[Stored entries]
'''

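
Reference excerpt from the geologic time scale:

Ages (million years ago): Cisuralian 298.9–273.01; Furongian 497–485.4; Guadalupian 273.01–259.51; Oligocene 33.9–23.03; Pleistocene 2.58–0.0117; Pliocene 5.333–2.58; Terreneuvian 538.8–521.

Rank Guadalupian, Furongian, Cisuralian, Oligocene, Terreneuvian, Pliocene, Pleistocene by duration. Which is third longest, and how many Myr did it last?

Durations: Guadalupian 13.5; Furongian 11.6; Cisuralian 25.89; Oligocene 10.87; Terreneuvian 17.8; Pliocene 2.753; Pleistocene 2.5683 Myr.
Sorted longest-first: Cisuralian (25.89), Terreneuvian (17.8), Guadalupian (13.5), Furongian (11.6), Oligocene (10.87), Pliocene (2.753), Pleistocene (2.5683).
The third longest is Guadalupian at 13.5 Myr.

Guadalupian, 13.5 million years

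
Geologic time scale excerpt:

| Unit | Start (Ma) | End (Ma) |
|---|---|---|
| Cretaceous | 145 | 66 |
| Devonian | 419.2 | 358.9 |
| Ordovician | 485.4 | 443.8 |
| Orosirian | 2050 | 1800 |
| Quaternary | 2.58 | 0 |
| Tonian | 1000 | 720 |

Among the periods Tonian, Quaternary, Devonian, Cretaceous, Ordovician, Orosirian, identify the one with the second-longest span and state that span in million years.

Durations: Tonian 280; Quaternary 2.58; Devonian 60.3; Cretaceous 79; Ordovician 41.6; Orosirian 250 Myr.
Sorted longest-first: Tonian (280), Orosirian (250), Cretaceous (79), Devonian (60.3), Ordovician (41.6), Quaternary (2.58).
The second longest is Orosirian at 250 Myr.

Orosirian, 250 million years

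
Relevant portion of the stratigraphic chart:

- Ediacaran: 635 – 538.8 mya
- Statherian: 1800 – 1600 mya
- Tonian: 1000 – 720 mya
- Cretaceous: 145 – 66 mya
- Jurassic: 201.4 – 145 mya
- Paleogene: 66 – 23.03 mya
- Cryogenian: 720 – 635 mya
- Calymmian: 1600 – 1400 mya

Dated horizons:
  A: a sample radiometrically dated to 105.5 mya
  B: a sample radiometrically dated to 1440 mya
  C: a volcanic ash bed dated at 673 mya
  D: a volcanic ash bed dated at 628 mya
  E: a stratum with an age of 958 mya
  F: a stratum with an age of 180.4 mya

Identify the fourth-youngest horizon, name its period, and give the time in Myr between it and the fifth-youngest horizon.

Sorted youngest-first by Ma: A (105.5), F (180.4), D (628), C (673), E (958), B (1440).
The fourth youngest is C at 673 Ma, which lies in 720–635 Ma: the Cryogenian.
The fifth youngest is E at 958 Ma; separation = |673 − 958| = 285 Myr.

C, in the Cryogenian; 285 million years to E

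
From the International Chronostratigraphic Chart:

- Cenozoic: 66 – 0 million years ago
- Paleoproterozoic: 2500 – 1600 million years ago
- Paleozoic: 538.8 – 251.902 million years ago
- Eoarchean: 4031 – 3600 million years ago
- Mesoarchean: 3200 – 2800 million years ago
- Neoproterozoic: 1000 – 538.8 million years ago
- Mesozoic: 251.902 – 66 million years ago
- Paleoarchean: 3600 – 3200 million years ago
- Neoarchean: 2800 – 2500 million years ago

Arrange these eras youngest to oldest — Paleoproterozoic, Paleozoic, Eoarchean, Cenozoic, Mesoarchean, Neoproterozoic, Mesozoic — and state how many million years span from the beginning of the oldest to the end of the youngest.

Start ages (Ma): Eoarchean 4031, Mesoarchean 3200, Paleoproterozoic 2500, Neoproterozoic 1000, Paleozoic 538.8, Mesozoic 251.902, Cenozoic 66.
Ordered youngest to oldest: Cenozoic, Mesozoic, Paleozoic, Neoproterozoic, Paleoproterozoic, Mesoarchean, Eoarchean.
Span = 4031 − 0 = 4031 Myr.

Cenozoic, Mesozoic, Paleozoic, Neoproterozoic, Paleoproterozoic, Mesoarchean, Eoarchean; total span 4031 Myr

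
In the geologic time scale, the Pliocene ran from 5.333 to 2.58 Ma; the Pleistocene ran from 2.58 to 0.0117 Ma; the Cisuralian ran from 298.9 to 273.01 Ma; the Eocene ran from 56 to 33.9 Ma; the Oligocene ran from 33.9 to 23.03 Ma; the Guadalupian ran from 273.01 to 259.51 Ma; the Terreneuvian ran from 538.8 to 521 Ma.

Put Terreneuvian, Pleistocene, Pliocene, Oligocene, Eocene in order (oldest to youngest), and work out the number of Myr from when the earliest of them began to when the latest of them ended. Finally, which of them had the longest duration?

Terreneuvian → Eocene → Oligocene → Pliocene → Pleistocene; total span 538.7883 Myr; longest is Eocene

From the excerpt: Terreneuvian 538.8–521; Pleistocene 2.58–0.0117; Pliocene 5.333–2.58; Oligocene 33.9–23.03; Eocene 56–33.9 (Ma).
Larger Ma is earlier, so the oldest is Terreneuvian and the youngest is Pleistocene; oldest to youngest: Terreneuvian, Eocene, Oligocene, Pliocene, Pleistocene.
Oldest start 538.8 minus youngest end 0.0117 gives 538.7883 Myr overall.
Individual lengths (start − end): Oligocene 10.87; Pliocene 2.753; Terreneuvian 17.8; Eocene 22.1; Pleistocene 2.5683. The largest is Eocene at 22.1 Myr.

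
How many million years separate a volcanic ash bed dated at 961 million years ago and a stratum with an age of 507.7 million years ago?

453.3 million years

961 − 507.7 = 453.3 million years.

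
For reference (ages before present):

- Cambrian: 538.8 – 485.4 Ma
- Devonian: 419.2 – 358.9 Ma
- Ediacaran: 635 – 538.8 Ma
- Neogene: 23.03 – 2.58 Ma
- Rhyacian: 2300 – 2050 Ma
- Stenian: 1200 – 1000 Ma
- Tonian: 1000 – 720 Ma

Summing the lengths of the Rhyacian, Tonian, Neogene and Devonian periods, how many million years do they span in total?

Duration is start − end for each: (2300 − 2050) + (1000 − 720) + (23.03 − 2.58) + (419.2 − 358.9).
That is 250 + 280 + 20.45 + 60.3, which totals 610.75 million years.

610.75 million years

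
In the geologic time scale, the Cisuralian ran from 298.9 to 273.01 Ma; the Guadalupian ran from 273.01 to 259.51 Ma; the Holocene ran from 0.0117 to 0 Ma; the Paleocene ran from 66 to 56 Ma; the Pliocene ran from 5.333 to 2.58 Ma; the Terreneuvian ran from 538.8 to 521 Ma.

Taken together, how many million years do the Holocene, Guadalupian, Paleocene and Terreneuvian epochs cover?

41.3117 million years

Duration is start − end for each: (0.0117 − 0) + (273.01 − 259.51) + (66 − 56) + (538.8 − 521).
That is 0.0117 + 13.5 + 10 + 17.8, which totals 41.3117 million years.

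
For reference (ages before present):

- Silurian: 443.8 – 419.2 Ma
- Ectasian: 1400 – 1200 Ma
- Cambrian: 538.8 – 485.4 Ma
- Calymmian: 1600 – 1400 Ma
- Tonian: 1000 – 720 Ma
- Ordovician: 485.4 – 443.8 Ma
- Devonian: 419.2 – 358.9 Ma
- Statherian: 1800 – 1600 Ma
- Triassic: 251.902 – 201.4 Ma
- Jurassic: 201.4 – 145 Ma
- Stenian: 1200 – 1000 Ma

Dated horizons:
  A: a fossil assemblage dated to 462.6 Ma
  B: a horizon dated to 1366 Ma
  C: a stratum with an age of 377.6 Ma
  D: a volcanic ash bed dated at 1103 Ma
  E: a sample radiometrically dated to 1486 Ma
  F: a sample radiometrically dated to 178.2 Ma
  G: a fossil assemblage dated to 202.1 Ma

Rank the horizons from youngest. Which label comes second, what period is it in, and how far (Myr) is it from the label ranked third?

G, in the Triassic; 175.5 million years to C

Smaller Ma means younger, so youngest first: F 178.2 < G 202.1 < C 377.6 < A 462.6 < D 1103 < B 1366 < E 1486.
Counting 2 along gives G (202.1 Ma); the excerpt puts that inside the Triassic, 251.902–201.4 Ma.
Next in line is C (377.6 Ma), and 377.6 − 202.1 = 175.5 Myr.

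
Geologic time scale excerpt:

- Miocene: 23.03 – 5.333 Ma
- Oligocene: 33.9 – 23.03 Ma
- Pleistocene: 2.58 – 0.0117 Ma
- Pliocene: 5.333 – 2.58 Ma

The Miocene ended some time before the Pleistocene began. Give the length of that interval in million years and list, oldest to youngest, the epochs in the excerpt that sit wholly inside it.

The Miocene closes at 5.333 Ma and the Pleistocene opens at 2.58 Ma, so the interval is 5.333 − 2.58 = 2.753 Myr.
An epoch fits inside if it starts at or after 5.333 Ma and ends at or before 2.58 Ma; oldest first that gives Pliocene.

2.753 million years; Pliocene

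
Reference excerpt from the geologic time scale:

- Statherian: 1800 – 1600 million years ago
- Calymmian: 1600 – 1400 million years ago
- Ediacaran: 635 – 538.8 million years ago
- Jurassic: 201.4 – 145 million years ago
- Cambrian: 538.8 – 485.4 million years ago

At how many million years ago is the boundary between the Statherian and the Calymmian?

1600 million years ago

The Statherian ends and the Calymmian begins at 1600 million years ago.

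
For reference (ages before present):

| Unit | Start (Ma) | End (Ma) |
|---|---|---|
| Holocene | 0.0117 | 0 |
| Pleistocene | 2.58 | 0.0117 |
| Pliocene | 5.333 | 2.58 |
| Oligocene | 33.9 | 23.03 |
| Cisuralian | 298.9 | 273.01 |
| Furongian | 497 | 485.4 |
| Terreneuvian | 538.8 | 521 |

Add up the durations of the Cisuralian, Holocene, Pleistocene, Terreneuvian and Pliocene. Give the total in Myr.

49.023 million years

Duration is start − end for each: (298.9 − 273.01) + (0.0117 − 0) + (2.58 − 0.0117) + (538.8 − 521) + (5.333 − 2.58).
That is 25.89 + 0.0117 + 2.5683 + 17.8 + 2.753, which totals 49.023 million years.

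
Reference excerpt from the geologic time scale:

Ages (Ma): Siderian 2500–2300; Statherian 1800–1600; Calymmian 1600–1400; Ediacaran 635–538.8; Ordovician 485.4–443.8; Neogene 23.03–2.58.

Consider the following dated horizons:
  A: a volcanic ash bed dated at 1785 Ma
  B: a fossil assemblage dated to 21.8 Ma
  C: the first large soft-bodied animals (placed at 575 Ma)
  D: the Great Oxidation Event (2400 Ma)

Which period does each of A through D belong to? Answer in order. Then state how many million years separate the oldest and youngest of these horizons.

A — Statherian; B — Neogene; C — Ediacaran; D — Siderian; span 2378.2 million years

A: 1785 Ma lies in 1800–1600 Ma, so Statherian.
B: 21.8 Ma lies in 23.03–2.58 Ma, so Neogene.
C: 575 Ma lies in 635–538.8 Ma, so Ediacaran.
D: 2400 Ma lies in 2500–2300 Ma, so Siderian.
Oldest = 2400 Ma, youngest = 21.8 Ma → span 2378.2 Myr.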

'''

Exercise goal -
After identifying the lines above that contain "radiometrically", copy each one.

The answer -
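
  A: a sample radiometrically dated to 105.5 mya
  B: a sample radiometrically dated to 1440 mya
  E: a sample radiometrically dated to 1486 Ma
  F: a sample radiometrically dated to 178.2 Ma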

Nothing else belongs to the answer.